Description of the task — Every entry below must be transcribed exactly, with no line missing.
::: Data excerpts
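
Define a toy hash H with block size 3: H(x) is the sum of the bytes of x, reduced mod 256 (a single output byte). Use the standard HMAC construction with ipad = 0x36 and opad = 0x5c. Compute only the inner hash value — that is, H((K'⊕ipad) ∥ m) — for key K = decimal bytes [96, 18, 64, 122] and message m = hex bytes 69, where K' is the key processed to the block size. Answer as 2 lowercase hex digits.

ef

Key decimal bytes [96, 18, 64, 122] = 60 12 40 7a is 4 bytes > B = 3, so hash it first: H(key) = 2c, then zero-pad to 3 bytes: K' = 2c 00 00.
K' ⊕ ipad = 1a 36 36.
Inner input = 1a 36 36 ∥ 69.
Inner hash: sum = 26+54+54+105 = 239 → ef.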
::::::
Solution —
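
Define a toy hash H with block size 3: H(x) is the sum of the bytes of x, reduced mod 256 (a single output byte). Use the standard HMAC construction with ipad = 0x36 and opad = 0x5c. Compute only the inner hash value — that is, H((K'⊕ipad) ∥ m) — for key K = decimal bytes [96, 18, 64, 122] and message m = hex bytes 69, where K' is the key processed to the block size. Answer as 2 lowercase hex digits.

ef

Key decimal bytes [96, 18, 64, 122] = 60 12 40 7a is 4 bytes > B = 3, so hash it first: H(key) = 2c, then zero-pad to 3 bytes: K' = 2c 00 00.
K' ⊕ ipad = 1a 36 36.
Inner input = 1a 36 36 ∥ 69.
Inner hash: sum = 26+54+54+105 = 239 → ef.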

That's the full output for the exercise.